▶ _Assignment_: Each line from the one containing "Find the azimuth" onward, through the end of the entries, is to be transcribed exactly; nothing else is to be included.

Stored items from a collection:
------------------------------------------------------------

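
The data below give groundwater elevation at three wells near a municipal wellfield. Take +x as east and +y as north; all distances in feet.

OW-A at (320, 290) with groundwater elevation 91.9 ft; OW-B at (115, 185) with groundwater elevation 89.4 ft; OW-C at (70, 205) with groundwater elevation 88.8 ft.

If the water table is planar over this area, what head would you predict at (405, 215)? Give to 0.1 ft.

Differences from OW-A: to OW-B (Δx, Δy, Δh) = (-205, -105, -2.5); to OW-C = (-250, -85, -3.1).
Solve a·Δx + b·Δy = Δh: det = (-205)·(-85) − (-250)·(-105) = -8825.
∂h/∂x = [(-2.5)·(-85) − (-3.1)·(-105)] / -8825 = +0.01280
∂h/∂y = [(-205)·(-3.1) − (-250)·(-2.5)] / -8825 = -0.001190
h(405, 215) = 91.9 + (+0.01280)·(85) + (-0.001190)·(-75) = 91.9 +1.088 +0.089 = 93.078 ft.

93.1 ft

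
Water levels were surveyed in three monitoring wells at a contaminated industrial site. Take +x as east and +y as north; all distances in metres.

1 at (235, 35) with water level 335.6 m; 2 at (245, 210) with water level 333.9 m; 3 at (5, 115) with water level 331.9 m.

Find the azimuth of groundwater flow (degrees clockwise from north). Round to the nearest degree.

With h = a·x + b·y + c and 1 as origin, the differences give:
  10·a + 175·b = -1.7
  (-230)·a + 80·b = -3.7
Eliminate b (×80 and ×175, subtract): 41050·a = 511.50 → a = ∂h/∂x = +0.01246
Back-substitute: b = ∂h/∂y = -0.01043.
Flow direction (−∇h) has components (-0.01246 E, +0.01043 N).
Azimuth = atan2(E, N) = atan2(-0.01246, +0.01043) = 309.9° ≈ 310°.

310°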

------------------------------------------------------------

▶ _Expected answer_:
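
Find the azimuth of groundwater flow (degrees clockwise from north). Round to the nearest degree.

With h = a·x + b·y + c and 1 as origin, the differences give:
  10·a + 175·b = -1.7
  (-230)·a + 80·b = -3.7
Eliminate b (×80 and ×175, subtract): 41050·a = 511.50 → a = ∂h/∂x = +0.01246
Back-substitute: b = ∂h/∂y = -0.01043.
Flow direction (−∇h) has components (-0.01246 E, +0.01043 N).
Azimuth = atan2(E, N) = atan2(-0.01246, +0.01043) = 309.9° ≈ 310°.

310°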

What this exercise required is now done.